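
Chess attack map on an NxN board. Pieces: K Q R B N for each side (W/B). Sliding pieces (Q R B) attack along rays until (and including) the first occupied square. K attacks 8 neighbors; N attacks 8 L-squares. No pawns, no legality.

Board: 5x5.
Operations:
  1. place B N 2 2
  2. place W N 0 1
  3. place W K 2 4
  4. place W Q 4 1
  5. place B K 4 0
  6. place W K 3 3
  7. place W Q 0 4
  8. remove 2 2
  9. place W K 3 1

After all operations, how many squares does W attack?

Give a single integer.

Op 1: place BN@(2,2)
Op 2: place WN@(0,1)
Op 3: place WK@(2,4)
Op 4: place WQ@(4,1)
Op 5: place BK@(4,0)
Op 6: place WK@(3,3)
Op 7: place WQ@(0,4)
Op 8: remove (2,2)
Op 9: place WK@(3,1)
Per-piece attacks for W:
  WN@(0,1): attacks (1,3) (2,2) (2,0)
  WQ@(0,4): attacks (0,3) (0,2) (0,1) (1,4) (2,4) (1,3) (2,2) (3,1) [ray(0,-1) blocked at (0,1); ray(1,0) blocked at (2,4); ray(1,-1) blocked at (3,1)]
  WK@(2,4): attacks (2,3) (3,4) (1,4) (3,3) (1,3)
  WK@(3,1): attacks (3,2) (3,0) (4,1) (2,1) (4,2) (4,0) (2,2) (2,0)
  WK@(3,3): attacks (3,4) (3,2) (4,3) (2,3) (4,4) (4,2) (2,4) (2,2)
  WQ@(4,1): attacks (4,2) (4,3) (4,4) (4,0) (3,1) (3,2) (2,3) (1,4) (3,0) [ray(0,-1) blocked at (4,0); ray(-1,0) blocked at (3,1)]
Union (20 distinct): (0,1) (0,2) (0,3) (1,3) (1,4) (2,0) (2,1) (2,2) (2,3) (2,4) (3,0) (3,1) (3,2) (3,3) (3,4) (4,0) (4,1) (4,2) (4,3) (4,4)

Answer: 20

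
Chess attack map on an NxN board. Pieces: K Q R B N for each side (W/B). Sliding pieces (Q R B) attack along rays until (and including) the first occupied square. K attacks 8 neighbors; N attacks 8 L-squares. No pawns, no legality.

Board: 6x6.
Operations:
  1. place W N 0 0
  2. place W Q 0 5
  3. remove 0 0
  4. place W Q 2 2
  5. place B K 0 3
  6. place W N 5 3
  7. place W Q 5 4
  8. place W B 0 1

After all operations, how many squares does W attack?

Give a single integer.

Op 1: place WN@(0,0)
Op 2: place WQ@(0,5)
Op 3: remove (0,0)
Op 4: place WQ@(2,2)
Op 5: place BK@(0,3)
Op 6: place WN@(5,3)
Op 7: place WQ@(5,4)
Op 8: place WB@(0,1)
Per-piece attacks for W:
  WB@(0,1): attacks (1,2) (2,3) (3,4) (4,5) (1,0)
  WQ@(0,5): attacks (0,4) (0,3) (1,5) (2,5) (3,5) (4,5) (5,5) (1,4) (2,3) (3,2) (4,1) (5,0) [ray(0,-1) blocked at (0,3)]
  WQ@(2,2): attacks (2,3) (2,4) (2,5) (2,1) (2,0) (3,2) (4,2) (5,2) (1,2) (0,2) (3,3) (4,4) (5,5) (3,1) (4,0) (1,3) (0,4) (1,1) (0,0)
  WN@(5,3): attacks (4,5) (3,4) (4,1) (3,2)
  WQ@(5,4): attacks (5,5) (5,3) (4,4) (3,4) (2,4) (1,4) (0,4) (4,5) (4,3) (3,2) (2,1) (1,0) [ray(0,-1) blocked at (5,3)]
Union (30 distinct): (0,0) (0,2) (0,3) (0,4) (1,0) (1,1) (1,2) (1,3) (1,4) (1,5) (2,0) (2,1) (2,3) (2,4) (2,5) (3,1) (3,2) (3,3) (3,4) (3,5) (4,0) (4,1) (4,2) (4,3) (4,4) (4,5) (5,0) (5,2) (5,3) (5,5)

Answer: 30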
_ _ _ _
Action item:
Each line above should appear again, reproduced exactly.

Result for this exercise:
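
Chess attack map on an NxN board. Pieces: K Q R B N for each side (W/B). Sliding pieces (Q R B) attack along rays until (and including) the first occupied square. K attacks 8 neighbors; N attacks 8 L-squares. No pawns, no legality.

Board: 5x5.
Operations:
  1. place B N 2 2
  2. place W N 0 1
  3. place W K 2 4
  4. place W Q 4 1
  5. place B K 4 0
  6. place W K 3 3
  7. place W Q 0 4
  8. remove 2 2
  9. place W K 3 1

After all operations, how many squares does W attack?

Give a single integer.

Op 1: place BN@(2,2)
Op 2: place WN@(0,1)
Op 3: place WK@(2,4)
Op 4: place WQ@(4,1)
Op 5: place BK@(4,0)
Op 6: place WK@(3,3)
Op 7: place WQ@(0,4)
Op 8: remove (2,2)
Op 9: place WK@(3,1)
Per-piece attacks for W:
  WN@(0,1): attacks (1,3) (2,2) (2,0)
  WQ@(0,4): attacks (0,3) (0,2) (0,1) (1,4) (2,4) (1,3) (2,2) (3,1) [ray(0,-1) blocked at (0,1); ray(1,0) blocked at (2,4); ray(1,-1) blocked at (3,1)]
  WK@(2,4): attacks (2,3) (3,4) (1,4) (3,3) (1,3)
  WK@(3,1): attacks (3,2) (3,0) (4,1) (2,1) (4,2) (4,0) (2,2) (2,0)
  WK@(3,3): attacks (3,4) (3,2) (4,3) (2,3) (4,4) (4,2) (2,4) (2,2)
  WQ@(4,1): attacks (4,2) (4,3) (4,4) (4,0) (3,1) (3,2) (2,3) (1,4) (3,0) [ray(0,-1) blocked at (4,0); ray(-1,0) blocked at (3,1)]
Union (20 distinct): (0,1) (0,2) (0,3) (1,3) (1,4) (2,0) (2,1) (2,2) (2,3) (2,4) (3,0) (3,1) (3,2) (3,3) (3,4) (4,0) (4,1) (4,2) (4,3) (4,4)

Answer: 20

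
Chess attack map on an NxN board. Pieces: K Q R B N for each side (W/B). Sliding pieces (Q R B) attack along rays until (and including) the first occupied square. K attacks 8 neighbors; N attacks 8 L-squares. No pawns, no legality.

Board: 6x6.
Operations:
  1. place W N 0 0
  2. place W Q 0 5
  3. remove 0 0
  4. place W Q 2 2
  5. place B K 0 3
  6. place W N 5 3
  7. place W Q 5 4
  8. place W B 0 1

After all operations, how many squares does W attack?

Give a single integer.

Op 1: place WN@(0,0)
Op 2: place WQ@(0,5)
Op 3: remove (0,0)
Op 4: place WQ@(2,2)
Op 5: place BK@(0,3)
Op 6: place WN@(5,3)
Op 7: place WQ@(5,4)
Op 8: place WB@(0,1)
Per-piece attacks for W:
  WB@(0,1): attacks (1,2) (2,3) (3,4) (4,5) (1,0)
  WQ@(0,5): attacks (0,4) (0,3) (1,5) (2,5) (3,5) (4,5) (5,5) (1,4) (2,3) (3,2) (4,1) (5,0) [ray(0,-1) blocked at (0,3)]
  WQ@(2,2): attacks (2,3) (2,4) (2,5) (2,1) (2,0) (3,2) (4,2) (5,2) (1,2) (0,2) (3,3) (4,4) (5,5) (3,1) (4,0) (1,3) (0,4) (1,1) (0,0)
  WN@(5,3): attacks (4,5) (3,4) (4,1) (3,2)
  WQ@(5,4): attacks (5,5) (5,3) (4,4) (3,4) (2,4) (1,4) (0,4) (4,5) (4,3) (3,2) (2,1) (1,0) [ray(0,-1) blocked at (5,3)]
Union (30 distinct): (0,0) (0,2) (0,3) (0,4) (1,0) (1,1) (1,2) (1,3) (1,4) (1,5) (2,0) (2,1) (2,3) (2,4) (2,5) (3,1) (3,2) (3,3) (3,4) (3,5) (4,0) (4,1) (4,2) (4,3) (4,4) (4,5) (5,0) (5,2) (5,3) (5,5)

Answer: 30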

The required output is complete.